- [Aim of the task] Below is some data. Retype exactly the lines starting at the one with "Let Rel be a" and ending at the one with "L, M, Q and".

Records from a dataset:
===============
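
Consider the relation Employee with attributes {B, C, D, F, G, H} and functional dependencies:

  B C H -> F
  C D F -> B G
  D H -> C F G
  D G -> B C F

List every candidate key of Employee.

Attributes D, H never appear on any right-hand side, so every candidate key must contain {D, H}.
{D, H}⁺ = {B, C, D, F, G, H}, which is all of the schema, so {D, H} is the only candidate key.

(D, H)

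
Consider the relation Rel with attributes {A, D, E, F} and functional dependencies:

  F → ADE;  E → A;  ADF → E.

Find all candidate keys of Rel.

{F}

Attribute F never appears on the right-hand side of any dependency, so F must belong to every candidate key.
{F}⁺ = {A, D, E, F}, which is all of the schema, so {F} is the only candidate key.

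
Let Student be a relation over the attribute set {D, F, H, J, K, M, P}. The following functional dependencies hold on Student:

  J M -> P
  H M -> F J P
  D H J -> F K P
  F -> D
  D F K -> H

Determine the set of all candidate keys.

(H, M), (F, K, M)

Attribute M never appears on the right-hand side of any dependency, so M must belong to every candidate key.
{M}⁺ = {M}, which is not all of the schema, so we must add further attributes.
{H, M}⁺: HM→FJP adds F, J, P; F→D adds D; DHJ→FKP adds K → {D, F, H, J, K, M, P}.
{F, K, M}⁺: F→D adds D; DFK→H adds H; HM→FJP adds J, P → {D, F, H, J, K, M, P}.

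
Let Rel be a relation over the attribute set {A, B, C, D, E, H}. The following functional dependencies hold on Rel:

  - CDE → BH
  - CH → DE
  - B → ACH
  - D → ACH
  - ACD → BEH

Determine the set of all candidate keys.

{B}, {D}, {C, H}

{B}⁺: B→ACH adds A, C, H; CH→DE adds D, E → {A, B, C, D, E, H}.
{D}⁺: D→ACH adds A, C, H; ACD→BEH adds B, E → {A, B, C, D, E, H}.
{C, H}⁺: CH→DE adds D, E; D→ACH adds A; ACD→BEH adds B → {A, B, C, D, E, H}.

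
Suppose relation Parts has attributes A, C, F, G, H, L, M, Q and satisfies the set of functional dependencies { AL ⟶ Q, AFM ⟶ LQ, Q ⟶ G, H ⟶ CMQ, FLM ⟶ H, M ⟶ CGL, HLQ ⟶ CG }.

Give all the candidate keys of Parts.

{A, F, H}, {A, F, M}

Attributes A, F never appear on any right-hand side, so every candidate key must contain {A, F}.
{A, F}⁺ = {A, F}, which is not all of the schema, so we must add further attributes.
{A, F, H}⁺: H→CMQ adds C, M, Q; M→CGL adds G, L → {A, C, F, G, H, L, M, Q}. Minimal: {F, H}⁺ = {C, F, G, H, L, M, Q}; {A, H}⁺ = {A, C, G, H, L, M, Q}; {A, F}⁺ = {A, F} — none reach the full schema.
{A, F, M}⁺: AFM→LQ adds L, Q; Q→G adds G; FLM→H adds H; M→CGL adds C → {A, C, F, G, H, L, M, Q}. Minimal: {F, M}⁺ = {C, F, G, H, L, M, Q}; {A, M}⁺ = {A, C, G, L, M, Q}; {A, F}⁺ = {A, F} — none reach the full schema.
Any other superkey contains one of these as a subset, so there are no further candidate keys.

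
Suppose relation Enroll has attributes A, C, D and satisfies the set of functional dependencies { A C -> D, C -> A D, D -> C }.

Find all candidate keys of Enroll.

{C}⁺: C→AD adds A, D → {A, C, D}.
{D}⁺: D→C adds C; C→AD adds A → {A, C, D}.
Any other superkey contains one of these as a subset, so there are no further candidate keys.

{C}; {D}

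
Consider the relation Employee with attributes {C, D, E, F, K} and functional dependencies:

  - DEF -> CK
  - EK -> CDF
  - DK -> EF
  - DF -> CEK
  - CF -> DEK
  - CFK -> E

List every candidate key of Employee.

(C, F); (D, F); (D, K); (E, K)

{C, F}⁺: CF→DEK adds D, E, K → {C, D, E, F, K}. Minimal: {F}⁺ = {F}; {C}⁺ = {C} — none reach the full schema.
{D, F}⁺: DF→CEK adds C, E, K → {C, D, E, F, K}. Minimal: {F}⁺ = {F}; {D}⁺ = {D} — none reach the full schema.
{D, K}⁺: DK→EF adds E, F; DF→CEK adds C → {C, D, E, F, K}. Minimal: {K}⁺ = {K}; {D}⁺ = {D} — none reach the full schema.
{E, K}⁺: EK→CDF adds C, D, F → {C, D, E, F, K}. Minimal: {K}⁺ = {K}; {E}⁺ = {E} — none reach the full schema.
Any other superkey contains one of these as a subset, so there are no further candidate keys.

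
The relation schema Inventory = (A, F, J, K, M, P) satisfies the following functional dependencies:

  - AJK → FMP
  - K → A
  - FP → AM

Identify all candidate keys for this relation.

Attributes J, K never appear on any right-hand side, so every candidate key must contain {J, K}.
{J, K}⁺ = {A, F, J, K, M, P}, which is all of the schema, so {J, K} is the only candidate key.

JK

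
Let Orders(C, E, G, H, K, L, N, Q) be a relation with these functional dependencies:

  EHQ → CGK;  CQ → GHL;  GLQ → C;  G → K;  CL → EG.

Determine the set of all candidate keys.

{C, N, Q}; {E, H, N, Q}; {G, L, N, Q}

Attributes N, Q never appear on any right-hand side, so every candidate key must contain {N, Q}.
{N, Q}⁺ = {N, Q}, which is not all of the schema, so we must add further attributes.
{C, N, Q}⁺: CQ→GHL adds G, H, L; G→K adds K; CL→EG adds E → {C, E, G, H, K, L, N, Q}. Minimal: {N, Q}⁺ = {N, Q}; {C, Q}⁺ = {C, E, G, H, K, L, Q}; {C, N}⁺ = {C, N} — none reach the full schema.
{E, H, N, Q}⁺: EHQ→CGK adds C, G, K; CQ→GHL adds L → {C, E, G, H, K, L, N, Q}. Minimal: {H, N, Q}⁺ = {H, N, Q}; {E, N, Q}⁺ = {E, N, Q}; {E, H, Q}⁺ = {C, E, G, H, K, L, Q}; … — none reach the full schema.
{G, L, N, Q}⁺: GLQ→C adds C; G→K adds K; CL→EG adds E; CQ→GHL adds H → {C, E, G, H, K, L, N, Q}. Minimal: {L, N, Q}⁺ = {L, N, Q}; {G, N, Q}⁺ = {G, K, N, Q}; {G, L, Q}⁺ = {C, E, G, H, K, L, Q}; … — none reach the full schema.
Any other superkey contains one of these as a subset, so there are no further candidate keys.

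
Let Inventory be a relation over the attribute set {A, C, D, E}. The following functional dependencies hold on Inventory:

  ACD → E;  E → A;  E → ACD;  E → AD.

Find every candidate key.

{E}⁺: E→A adds A; E→ACD adds C, D → {A, C, D, E}.
{A, C, D}⁺: ACD→E adds E → {A, C, D, E}. Minimal: {C, D}⁺ = {C, D}; {A, D}⁺ = {A, D}; {A, C}⁺ = {A, C} — none reach the full schema.

(E), (A, C, D)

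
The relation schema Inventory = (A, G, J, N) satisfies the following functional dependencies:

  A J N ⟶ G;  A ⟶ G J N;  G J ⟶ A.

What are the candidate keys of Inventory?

{A}⁺: A→GJN adds G, J, N → {A, G, J, N}.
{G, J}⁺: GJ→A adds A; A→GJN adds N → {A, G, J, N}. Minimal: {J}⁺ = {J}; {G}⁺ = {G} — none reach the full schema.
Any other superkey contains one of these as a subset, so there are no further candidate keys.

{A}, {G, J}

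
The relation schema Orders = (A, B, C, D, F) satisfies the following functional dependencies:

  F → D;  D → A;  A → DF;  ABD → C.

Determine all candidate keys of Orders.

Attribute B never appears on the right-hand side of any dependency, so B must belong to every candidate key.
{B}⁺ = {B}, which is not all of the schema, so we must add further attributes.
{A, B}⁺: A→DF adds D, F; ABD→C adds C → {A, B, C, D, F}. Minimal: {B}⁺ = {B}; {A}⁺ = {A, D, F} — none reach the full schema.
{B, D}⁺: D→A adds A; A→DF adds F; ABD→C adds C → {A, B, C, D, F}. Minimal: {D}⁺ = {A, D, F}; {B}⁺ = {B} — none reach the full schema.
{B, F}⁺: F→D adds D; D→A adds A; ABD→C adds C → {A, B, C, D, F}. Minimal: {F}⁺ = {A, D, F}; {B}⁺ = {B} — none reach the full schema.
Any other superkey contains one of these as a subset, so there are no further candidate keys.

(A, B), (B, D), (B, F)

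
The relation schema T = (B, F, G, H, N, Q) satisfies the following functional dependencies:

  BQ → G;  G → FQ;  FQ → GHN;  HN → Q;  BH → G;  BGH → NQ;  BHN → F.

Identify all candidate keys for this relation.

{B, G}⁺: G→FQ adds F, Q; FQ→GHN adds H, N → {B, F, G, H, N, Q}. Minimal: {G}⁺ = {F, G, H, N, Q}; {B}⁺ = {B} — none reach the full schema.
{B, H}⁺: BH→G adds G; BGH→NQ adds N, Q; BHN→F adds F → {B, F, G, H, N, Q}. Minimal: {H}⁺ = {H}; {B}⁺ = {B} — none reach the full schema.
{B, Q}⁺: BQ→G adds G; G→FQ adds F; FQ→GHN adds H, N → {B, F, G, H, N, Q}. Minimal: {Q}⁺ = {Q}; {B}⁺ = {B} — none reach the full schema.
Any other superkey contains one of these as a subset, so there are no further candidate keys.

BG, BH, BQ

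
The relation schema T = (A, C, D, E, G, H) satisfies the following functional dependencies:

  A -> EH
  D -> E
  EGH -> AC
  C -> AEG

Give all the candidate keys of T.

Attribute D never appears on the right-hand side of any dependency, so D must belong to every candidate key.
{D}⁺ = {D, E}, which is not all of the schema, so we must add further attributes.
{C, D}⁺: D→E adds E; C→AEG adds A, G; A→EH adds H → {A, C, D, E, G, H}.
{A, D, G}⁺: A→EH adds E, H; EGH→AC adds C → {A, C, D, E, G, H}.
{D, G, H}⁺: D→E adds E; EGH→AC adds A, C → {A, C, D, E, G, H}.
Any other superkey contains one of these as a subset, so there are no further candidate keys.

CD, ADG, DGH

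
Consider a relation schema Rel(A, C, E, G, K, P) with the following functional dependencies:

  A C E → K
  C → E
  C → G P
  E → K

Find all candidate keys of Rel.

(A, C)

Attributes A, C never appear on any right-hand side, so every candidate key must contain {A, C}.
{A, C}⁺ = {A, C, E, G, K, P}, which is all of the schema, so {A, C} is the only candidate key.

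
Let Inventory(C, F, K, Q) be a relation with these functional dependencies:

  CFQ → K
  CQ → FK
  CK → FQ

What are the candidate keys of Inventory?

Attribute C never appears on the right-hand side of any dependency, so C must belong to every candidate key.
{C}⁺ = {C}, which is not all of the schema, so we must add further attributes.
{C, K}⁺: CK→FQ adds F, Q → {C, F, K, Q}. Minimal: {K}⁺ = {K}; {C}⁺ = {C} — none reach the full schema.
{C, Q}⁺: CQ→FK adds F, K → {C, F, K, Q}. Minimal: {Q}⁺ = {Q}; {C}⁺ = {C} — none reach the full schema.
Any other superkey contains one of these as a subset, so there are no further candidate keys.

{C, K}, {C, Q}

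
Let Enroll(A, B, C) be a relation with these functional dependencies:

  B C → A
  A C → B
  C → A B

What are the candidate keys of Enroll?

C

Attribute C never appears on the right-hand side of any dependency, so C must belong to every candidate key.
{C}⁺ = {A, B, C}, which is all of the schema, so {C} is the only candidate key.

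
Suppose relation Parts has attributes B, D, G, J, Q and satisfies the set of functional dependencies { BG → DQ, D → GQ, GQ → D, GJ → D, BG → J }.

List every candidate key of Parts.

{B, D}; {B, G}

Attribute B never appears on the right-hand side of any dependency, so B must belong to every candidate key.
{B}⁺ = {B}, which is not all of the schema, so we must add further attributes.
{B, D}⁺: D→GQ adds G, Q; BG→J adds J → {B, D, G, J, Q}. Minimal: {D}⁺ = {D, G, Q}; {B}⁺ = {B} — none reach the full schema.
{B, G}⁺: BG→DQ adds D, Q; BG→J adds J → {B, D, G, J, Q}. Minimal: {G}⁺ = {G}; {B}⁺ = {B} — none reach the full schema.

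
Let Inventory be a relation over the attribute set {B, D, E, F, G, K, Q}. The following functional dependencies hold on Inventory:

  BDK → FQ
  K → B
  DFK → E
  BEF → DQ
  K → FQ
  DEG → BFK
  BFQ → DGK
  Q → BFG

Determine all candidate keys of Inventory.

{K}⁺: K→B adds B; K→FQ adds F, Q; BFQ→DGK adds D, G; DFK→E adds E → {B, D, E, F, G, K, Q}.
{Q}⁺: Q→BFG adds B, F, G; BFQ→DGK adds D, K; DFK→E adds E → {B, D, E, F, G, K, Q}.
{B, E, F}⁺: BEF→DQ adds D, Q; BFQ→DGK adds G, K → {B, D, E, F, G, K, Q}.
{D, E, G}⁺: DEG→BFK adds B, F, K; BDK→FQ adds Q → {B, D, E, F, G, K, Q}.
Any other superkey contains one of these as a subset, so there are no further candidate keys.

(K), (Q), (B, E, F), (D, E, G)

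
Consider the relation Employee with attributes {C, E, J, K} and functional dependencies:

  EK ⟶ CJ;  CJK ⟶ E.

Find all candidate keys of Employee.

EK, CJK

Attribute K never appears on the right-hand side of any dependency, so K must belong to every candidate key.
{K}⁺ = {K}, which is not all of the schema, so we must add further attributes.
{E, K}⁺: EK→CJ adds C, J → {C, E, J, K}. Minimal: {K}⁺ = {K}; {E}⁺ = {E} — none reach the full schema.
{C, J, K}⁺: CJK→E adds E → {C, E, J, K}. Minimal: {J, K}⁺ = {J, K}; {C, K}⁺ = {C, K}; {C, J}⁺ = {C, J} — none reach the full schema.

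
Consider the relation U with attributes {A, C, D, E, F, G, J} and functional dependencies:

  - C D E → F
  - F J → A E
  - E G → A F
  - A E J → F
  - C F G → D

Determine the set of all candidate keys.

Attributes C, G, J never appear on any right-hand side, so every candidate key must contain {C, G, J}.
{C, G, J}⁺ = {C, G, J}, which is not all of the schema, so we must add further attributes.
{C, E, G, J}⁺: EG→AF adds A, F; CFG→D adds D → {A, C, D, E, F, G, J}. Minimal: {E, G, J}⁺ = {A, E, F, G, J}; {C, G, J}⁺ = {C, G, J}; {C, E, J}⁺ = {C, E, J}; … — none reach the full schema.
{C, F, G, J}⁺: FJ→AE adds A, E; CFG→D adds D → {A, C, D, E, F, G, J}. Minimal: {F, G, J}⁺ = {A, E, F, G, J}; {C, G, J}⁺ = {C, G, J}; {C, F, J}⁺ = {A, C, E, F, J}; … — none reach the full schema.

(C, E, G, J), (C, F, G, J)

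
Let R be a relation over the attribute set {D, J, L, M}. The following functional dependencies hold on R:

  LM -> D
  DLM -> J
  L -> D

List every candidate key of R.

{L, M}

Attributes L, M never appear on any right-hand side, so every candidate key must contain {L, M}.
{L, M}⁺ = {D, J, L, M}, which is all of the schema, so {L, M} is the only candidate key.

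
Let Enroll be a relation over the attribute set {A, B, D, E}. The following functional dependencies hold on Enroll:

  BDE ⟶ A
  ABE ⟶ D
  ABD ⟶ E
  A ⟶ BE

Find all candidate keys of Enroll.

A; BDE

{A}⁺: A→BE adds B, E; ABE→D adds D → {A, B, D, E}.
{B, D, E}⁺: BDE→A adds A → {A, B, D, E}. Minimal: {D, E}⁺ = {D, E}; {B, E}⁺ = {B, E}; {B, D}⁺ = {B, D} — none reach the full schema.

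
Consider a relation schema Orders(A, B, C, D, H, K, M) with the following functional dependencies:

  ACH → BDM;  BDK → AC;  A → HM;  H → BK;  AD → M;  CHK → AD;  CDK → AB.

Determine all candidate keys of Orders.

AC; AD; CH; DH; BDK; CDK

{A, C}⁺: A→HM adds H, M; H→BK adds B, K; CHK→AD adds D → {A, B, C, D, H, K, M}.
{A, D}⁺: A→HM adds H, M; H→BK adds B, K; BDK→AC adds C → {A, B, C, D, H, K, M}.
{C, H}⁺: H→BK adds B, K; CHK→AD adds A, D; ACH→BDM adds M → {A, B, C, D, H, K, M}.
{D, H}⁺: H→BK adds B, K; BDK→AC adds A, C; A→HM adds M → {A, B, C, D, H, K, M}.
{B, D, K}⁺: BDK→AC adds A, C; A→HM adds H, M → {A, B, C, D, H, K, M}.
{C, D, K}⁺: CDK→AB adds A, B; A→HM adds H, M → {A, B, C, D, H, K, M}.
Any other superkey contains one of these as a subset, so there are no further candidate keys.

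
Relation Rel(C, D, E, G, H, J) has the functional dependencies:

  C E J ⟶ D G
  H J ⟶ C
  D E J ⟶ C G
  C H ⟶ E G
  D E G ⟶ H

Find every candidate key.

Attribute J never appears on the right-hand side of any dependency, so J must belong to every candidate key.
{J}⁺ = {J}, which is not all of the schema, so we must add further attributes.
{H, J}⁺: HJ→C adds C; CH→EG adds E, G; CEJ→DG adds D → {C, D, E, G, H, J}.
{C, E, J}⁺: CEJ→DG adds D, G; DEG→H adds H → {C, D, E, G, H, J}.
{D, E, J}⁺: DEJ→CG adds C, G; DEG→H adds H → {C, D, E, G, H, J}.
Any other superkey contains one of these as a subset, so there are no further candidate keys.

{H, J}; {C, E, J}; {D, E, J}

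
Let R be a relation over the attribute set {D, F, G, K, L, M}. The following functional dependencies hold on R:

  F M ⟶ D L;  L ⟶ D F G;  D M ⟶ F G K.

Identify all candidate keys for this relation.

(D, M); (F, M); (L, M)

Attribute M never appears on the right-hand side of any dependency, so M must belong to every candidate key.
{M}⁺ = {M}, which is not all of the schema, so we must add further attributes.
{D, M}⁺: DM→FGK adds F, G, K; FM→DL adds L → {D, F, G, K, L, M}. Minimal: {M}⁺ = {M}; {D}⁺ = {D} — none reach the full schema.
{F, M}⁺: FM→DL adds D, L; L→DFG adds G; DM→FGK adds K → {D, F, G, K, L, M}. Minimal: {M}⁺ = {M}; {F}⁺ = {F} — none reach the full schema.
{L, M}⁺: L→DFG adds D, F, G; DM→FGK adds K → {D, F, G, K, L, M}. Minimal: {M}⁺ = {M}; {L}⁺ = {D, F, G, L} — none reach the full schema.
Any other superkey contains one of these as a subset, so there are no further candidate keys.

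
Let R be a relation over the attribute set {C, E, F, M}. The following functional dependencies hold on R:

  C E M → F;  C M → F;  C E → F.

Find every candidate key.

CEM

Attributes C, E, M never appear on any right-hand side, so every candidate key must contain {C, E, M}.
{C, E, M}⁺ = {C, E, F, M}, which is all of the schema, so {C, E, M} is the only candidate key.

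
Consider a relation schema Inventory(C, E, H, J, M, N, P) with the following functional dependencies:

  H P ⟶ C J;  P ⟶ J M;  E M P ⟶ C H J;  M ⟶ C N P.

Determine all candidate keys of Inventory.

Attribute E never appears on the right-hand side of any dependency, so E must belong to every candidate key.
{E}⁺ = {E}, which is not all of the schema, so we must add further attributes.
{E, M}⁺: M→CNP adds C, N, P; P→JM adds J; EMP→CHJ adds H → {C, E, H, J, M, N, P}. Minimal: {M}⁺ = {C, J, M, N, P}; {E}⁺ = {E} — none reach the full schema.
{E, P}⁺: P→JM adds J, M; EMP→CHJ adds C, H; M→CNP adds N → {C, E, H, J, M, N, P}. Minimal: {P}⁺ = {C, J, M, N, P}; {E}⁺ = {E} — none reach the full schema.
Any other superkey contains one of these as a subset, so there are no further candidate keys.

(E, M); (E, P)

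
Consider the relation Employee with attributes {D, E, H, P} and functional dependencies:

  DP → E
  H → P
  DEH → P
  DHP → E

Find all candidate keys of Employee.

Attributes D, H never appear on any right-hand side, so every candidate key must contain {D, H}.
{D, H}⁺ = {D, E, H, P}, which is all of the schema, so {D, H} is the only candidate key.

{D, H}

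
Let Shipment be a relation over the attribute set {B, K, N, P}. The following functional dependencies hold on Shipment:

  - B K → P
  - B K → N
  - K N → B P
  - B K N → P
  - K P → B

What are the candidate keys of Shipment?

Attribute K never appears on the right-hand side of any dependency, so K must belong to every candidate key.
{K}⁺ = {K}, which is not all of the schema, so we must add further attributes.
{B, K}⁺: BK→P adds P; BK→N adds N → {B, K, N, P}. Minimal: {K}⁺ = {K}; {B}⁺ = {B} — none reach the full schema.
{K, N}⁺: KN→BP adds B, P → {B, K, N, P}. Minimal: {N}⁺ = {N}; {K}⁺ = {K} — none reach the full schema.
{K, P}⁺: KP→B adds B; BK→N adds N → {B, K, N, P}. Minimal: {P}⁺ = {P}; {K}⁺ = {K} — none reach the full schema.

{B, K}, {K, N}, {K, P}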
===============
- [Reply to the task]
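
Let Rel be a relation over the attribute set {A, B, C, D, E, H}. The following functional dependencies hold on Rel:

  - CDE → BH
  - CH → DE
  - B → ACH
  - D → ACH
  - ACD → BEH

Determine the set of all candidate keys.

{B}, {D}, {C, H}

{B}⁺: B→ACH adds A, C, H; CH→DE adds D, E → {A, B, C, D, E, H}.
{D}⁺: D→ACH adds A, C, H; ACD→BEH adds B, E → {A, B, C, D, E, H}.
{C, H}⁺: CH→DE adds D, E; D→ACH adds A; ACD→BEH adds B → {A, B, C, D, E, H}.

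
Suppose relation Parts has attributes A, C, F, G, H, L, M, Q and satisfies the set of functional dependencies { AL ⟶ Q, AFM ⟶ LQ, Q ⟶ G, H ⟶ CMQ, FLM ⟶ H, M ⟶ CGL, HLQ ⟶ CG }.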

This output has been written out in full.